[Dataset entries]

________________________________________

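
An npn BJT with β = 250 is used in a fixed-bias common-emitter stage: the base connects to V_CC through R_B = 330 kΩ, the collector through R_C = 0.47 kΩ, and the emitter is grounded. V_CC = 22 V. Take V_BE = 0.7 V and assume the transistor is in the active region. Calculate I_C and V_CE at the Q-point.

I_C ≈ 16 mA, V_CE ≈ 14 V

Base loop: V_CC = I_B·R_B + V_BE, so I_B = (22 − 0.7)/330 kΩ = 0.0645 mA.
In the active region I_C = β·I_B = 250 × 0.0645 = 16.1 mA.
Collector loop: V_CE = V_CC − I_C·R_C = 22 − 16.1×0.47 = 14.4 V.
Since V_CE = 14.4 V > V_CE(sat) ≈ 0.2 V, the transistor is in the active region as assumed.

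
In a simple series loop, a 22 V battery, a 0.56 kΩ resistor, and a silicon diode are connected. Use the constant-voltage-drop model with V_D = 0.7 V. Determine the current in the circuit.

KVL around the loop: 22 = V_D + I·R = 0.7 + I × 0.56 kΩ.
So I = (22 − 0.7) / 0.56 kΩ = 21.3 / 0.56 = 38 mA.

I ≈ 38 mA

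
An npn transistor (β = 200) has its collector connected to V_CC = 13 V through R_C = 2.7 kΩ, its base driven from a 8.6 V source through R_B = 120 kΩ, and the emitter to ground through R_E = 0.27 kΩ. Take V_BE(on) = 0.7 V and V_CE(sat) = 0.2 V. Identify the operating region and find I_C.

saturation; I_C ≈ 4.3 mA

Assume active: I_B = (8.6 − 0.7)/(120 + 201×0.27) = 0.0453 mA, I_C = β·I_B = 9.07 mA.
Then V_CE = 13 − 9.07×2.7 − 9.11×0.27 = -13.9 V < 0.2 V — the active assumption fails.
Re-solve with V_CE = 0.2 V. KCL at the emitter: V_E/R_E = (V_BB−0.7−V_E)/R_B + (V_CC−0.2−V_E)/R_C, giving V_E = 1.18 V.
I_C = (V_CC − 0.2 − V_E)/R_C = (12.8 − 1.18)/2.7 = 4.3 mA.
Check: I_B = (7.9 − 1.18)/120 = 0.056 mA, and β·I_B = 11.2 mA > I_C, confirming saturation.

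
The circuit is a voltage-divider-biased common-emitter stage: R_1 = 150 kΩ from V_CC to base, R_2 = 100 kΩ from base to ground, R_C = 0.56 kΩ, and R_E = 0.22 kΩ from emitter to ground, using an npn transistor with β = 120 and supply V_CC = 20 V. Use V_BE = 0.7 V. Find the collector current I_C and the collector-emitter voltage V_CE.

I_C ≈ 10 mA, V_CE ≈ 12 V

Thevenize the base divider: V_Th = V_CC·R_2/(R_1+R_2) = 20×100/250 = 8 V, R_Th = R_1‖R_2 = 60 kΩ.
Base-emitter loop: V_Th = I_B·R_Th + V_BE + (β+1)I_B·R_E, so I_B = (8 − 0.7) / (60 + 121×0.22) = 0.0843 mA.
I_C = β·I_B = 120×0.0843 = 10.1 mA, and I_E = (β+1)I_B = 10.2 mA.
V_CE = V_CC − I_C·R_C − I_E·R_E = 20 − 10.1×0.56 − 10.2×0.22 = 12.1 V.
V_CE = 12.1 V > 0.2 V confirms active-region operation.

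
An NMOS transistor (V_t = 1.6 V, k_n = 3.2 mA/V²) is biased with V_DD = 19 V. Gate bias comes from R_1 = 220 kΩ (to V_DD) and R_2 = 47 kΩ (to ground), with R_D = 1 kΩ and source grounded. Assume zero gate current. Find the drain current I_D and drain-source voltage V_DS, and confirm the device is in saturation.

I_D ≈ 4.9 mA, V_DS ≈ 14 V

V_G = V_DD·R_2/(R_1+R_2) = 19×47/267 = 3.34 V. With the source grounded, V_GS = V_G = 3.34 V.
Assume saturation: I_D = (k_n/2)(V_GS − V_t)² = (3.2/2)×(3.34 − 1.6)² = 1.6×1.74² = 4.87 mA.
V_DS = V_DD − I_D·R_D = 19 − 4.87×1 = 14.1 V.
Saturation requires V_DS ≥ V_GS − V_t = 1.74 V; 14.1 ≥ 1.74 ✓.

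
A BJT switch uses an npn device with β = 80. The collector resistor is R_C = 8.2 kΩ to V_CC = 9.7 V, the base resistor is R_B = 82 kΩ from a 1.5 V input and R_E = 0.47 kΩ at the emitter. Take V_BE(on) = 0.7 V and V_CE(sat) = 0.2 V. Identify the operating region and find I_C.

Assume active. Base-emitter loop: I_B = (V_BB − V_BE)/(R_B + (β+1)R_E) = (1.5 − 0.7)/(82 + 81×0.47) = 0.00666 mA.
I_C = β·I_B = 80×0.00666 = 0.533 mA.
V_CE = V_CC − I_C·R_C − I_E·R_E = 9.7 − 0.533×8.2 − 0.54×0.47 = 5.08 V > V_CE(sat), so the active-region assumption holds.

active; I_C ≈ 0.53 mA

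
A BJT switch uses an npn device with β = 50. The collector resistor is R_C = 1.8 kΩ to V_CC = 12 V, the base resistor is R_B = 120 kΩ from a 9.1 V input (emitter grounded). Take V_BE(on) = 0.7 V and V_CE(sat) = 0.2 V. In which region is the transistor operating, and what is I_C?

active; I_C ≈ 3.5 mA

Assume active. Base-emitter loop: I_B = (V_BB − V_BE)/R_B = (9.1 − 0.7)/120 = 0.07 mA.
I_C = β·I_B = 50×0.07 = 3.5 mA.
V_CE = V_CC − I_C·R_C = 12 − 3.5×1.8 = 5.7 V > V_CE(sat), so the active-region assumption holds.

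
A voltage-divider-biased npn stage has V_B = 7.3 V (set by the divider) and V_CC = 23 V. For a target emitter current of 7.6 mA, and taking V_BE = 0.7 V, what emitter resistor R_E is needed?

V_E = V_B − V_BE = 7.3 − 0.7 = 6.6 V.
R_E = V_E / I_E = 6.6 / 7.6 = 0.868 kΩ.

R_E ≈ 0.87 kΩ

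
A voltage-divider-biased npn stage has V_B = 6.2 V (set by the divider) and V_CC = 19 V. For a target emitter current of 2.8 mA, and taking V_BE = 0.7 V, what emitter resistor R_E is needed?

V_E = V_B − V_BE = 6.2 − 0.7 = 5.5 V.
R_E = V_E / I_E = 5.5 / 2.8 = 1.96 kΩ.

R_E ≈ 2 kΩ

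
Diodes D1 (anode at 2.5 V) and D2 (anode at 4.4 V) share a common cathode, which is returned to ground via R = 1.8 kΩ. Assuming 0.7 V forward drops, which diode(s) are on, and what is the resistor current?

Assume both conduct. Then node N would need to be at both 2.5−0.7 = 1.8 V and 4.4−0.7 = 3.7 V, which is impossible.
Assume only D2 conducts: V_N = 4.4 − 0.7 = 3.7 V, so I_R = 3.7/1.8 = 2.06 mA.
Check D1: its anode-to-cathode voltage is 2.5 − 3.7 = -1.2 V < 0.7 V, so it is off. The assumption is consistent.

Only D2 conducts; I_R ≈ 2.1 mA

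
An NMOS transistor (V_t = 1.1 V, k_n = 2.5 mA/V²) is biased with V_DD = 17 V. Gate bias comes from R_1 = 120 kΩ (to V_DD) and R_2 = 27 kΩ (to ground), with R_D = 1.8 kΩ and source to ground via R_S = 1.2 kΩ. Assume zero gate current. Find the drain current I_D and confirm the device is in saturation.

I_D ≈ 0.96 mA

V_G = V_DD·R_2/(R_1+R_2) = 17×27/147 = 3.12 V.
Assume saturation: I_D = (k_n/2)(V_GS − V_t)² with V_GS = V_G − I_D·R_S = 3.12 − 1.2·I_D.
Substituting gives 1.8·I_D² − 7.07·I_D + 5.11 = 0, with roots I_D = 0.956 or 2.97 mA.
The root I_D = 2.97 mA gives V_GS = -0.441 V ≤ V_t, so take I_D = 0.956 mA.
Then V_GS = 1.97 V and V_DS = V_DD − I_D(R_D+R_S) = 17 − 0.956×3 = 14.1 V.
Saturation requires V_DS ≥ V_GS − V_t = 0.875 V; 14.1 ≥ 0.875 ✓.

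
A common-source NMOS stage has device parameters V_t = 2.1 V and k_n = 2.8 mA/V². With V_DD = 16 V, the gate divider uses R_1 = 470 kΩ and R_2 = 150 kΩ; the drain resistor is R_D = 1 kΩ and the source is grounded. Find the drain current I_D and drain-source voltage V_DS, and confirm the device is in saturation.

V_G = V_DD·R_2/(R_1+R_2) = 16×150/620 = 3.87 V. With the source grounded, V_GS = V_G = 3.87 V.
Assume saturation: I_D = (k_n/2)(V_GS − V_t)² = (2.8/2)×(3.87 − 2.1)² = 1.4×1.77² = 4.39 mA.
V_DS = V_DD − I_D·R_D = 16 − 4.39×1 = 11.6 V.
Saturation requires V_DS ≥ V_GS − V_t = 1.77 V; 11.6 ≥ 1.77 ✓.

I_D ≈ 4.4 mA, V_DS ≈ 12 V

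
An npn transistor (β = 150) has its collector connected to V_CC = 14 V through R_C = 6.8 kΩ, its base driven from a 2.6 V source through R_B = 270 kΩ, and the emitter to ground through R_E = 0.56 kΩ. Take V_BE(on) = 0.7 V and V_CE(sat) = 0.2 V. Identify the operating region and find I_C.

Assume active. Base-emitter loop: I_B = (V_BB − V_BE)/(R_B + (β+1)R_E) = (2.6 − 0.7)/(270 + 151×0.56) = 0.00536 mA.
I_C = β·I_B = 150×0.00536 = 0.804 mA.
V_CE = V_CC − I_C·R_C − I_E·R_E = 14 − 0.804×6.8 − 0.809×0.56 = 8.08 V > V_CE(sat), so the active-region assumption holds.

active; I_C ≈ 0.8 mA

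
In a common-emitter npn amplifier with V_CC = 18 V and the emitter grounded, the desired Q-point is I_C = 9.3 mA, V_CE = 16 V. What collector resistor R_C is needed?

R_C ≈ 0.22 kΩ

Collector loop: V_CC = I_C·R_C + V_CE.
R_C = (V_CC − V_CE)/I_C = (18 − 16)/9.3 = 0.215 kΩ.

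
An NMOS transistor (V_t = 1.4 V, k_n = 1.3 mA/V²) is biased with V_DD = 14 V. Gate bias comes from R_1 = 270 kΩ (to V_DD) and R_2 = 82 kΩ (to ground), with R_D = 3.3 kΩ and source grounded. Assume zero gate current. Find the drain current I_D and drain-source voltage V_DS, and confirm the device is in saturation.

V_G = V_DD·R_2/(R_1+R_2) = 14×82/352 = 3.26 V. With the source grounded, V_GS = V_G = 3.26 V.
Assume saturation: I_D = (k_n/2)(V_GS − V_t)² = (1.3/2)×(3.26 − 1.4)² = 0.65×1.86² = 2.25 mA.
V_DS = V_DD − I_D·R_D = 14 − 2.25×3.3 = 6.57 V.
Saturation requires V_DS ≥ V_GS − V_t = 1.86 V; 6.57 ≥ 1.86 ✓.

I_D ≈ 2.3 mA, V_DS ≈ 6.6 V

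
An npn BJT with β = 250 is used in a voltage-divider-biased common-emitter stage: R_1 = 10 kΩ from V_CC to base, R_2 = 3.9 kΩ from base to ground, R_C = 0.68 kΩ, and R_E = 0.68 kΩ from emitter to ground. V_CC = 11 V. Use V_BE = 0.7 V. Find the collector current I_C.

Thevenize the base divider: V_Th = V_CC·R_2/(R_1+R_2) = 11×3.9/13.9 = 3.09 V, R_Th = R_1‖R_2 = 2.81 kΩ.
Base-emitter loop: V_Th = I_B·R_Th + V_BE + (β+1)I_B·R_E, so I_B = (3.09 − 0.7) / (2.81 + 251×0.68) = 0.0138 mA.
I_C = β·I_B = 250×0.0138 = 3.44 mA, and I_E = (β+1)I_B = 3.45 mA.
V_CE = V_CC − I_C·R_C − I_E·R_E = 11 − 3.44×0.68 − 3.45×0.68 = 6.31 V.
V_CE = 6.31 V > 0.2 V confirms active-region operation.

I_C ≈ 3.4 mA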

________________________________________

> _Task statement_
After finding the line that contains "collector current I_C." in the records above, copy that line and each one after it exactly, through the final line.

> _Response_
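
An npn BJT with β = 250 is used in a voltage-divider-biased common-emitter stage: R_1 = 10 kΩ from V_CC to base, R_2 = 3.9 kΩ from base to ground, R_C = 0.68 kΩ, and R_E = 0.68 kΩ from emitter to ground. V_CC = 11 V. Use V_BE = 0.7 V. Find the collector current I_C.

Thevenize the base divider: V_Th = V_CC·R_2/(R_1+R_2) = 11×3.9/13.9 = 3.09 V, R_Th = R_1‖R_2 = 2.81 kΩ.
Base-emitter loop: V_Th = I_B·R_Th + V_BE + (β+1)I_B·R_E, so I_B = (3.09 − 0.7) / (2.81 + 251×0.68) = 0.0138 mA.
I_C = β·I_B = 250×0.0138 = 3.44 mA, and I_E = (β+1)I_B = 3.45 mA.
V_CE = V_CC − I_C·R_C − I_E·R_E = 11 − 3.44×0.68 − 3.45×0.68 = 6.31 V.
V_CE = 6.31 V > 0.2 V confirms active-region operation.

I_C ≈ 3.4 mA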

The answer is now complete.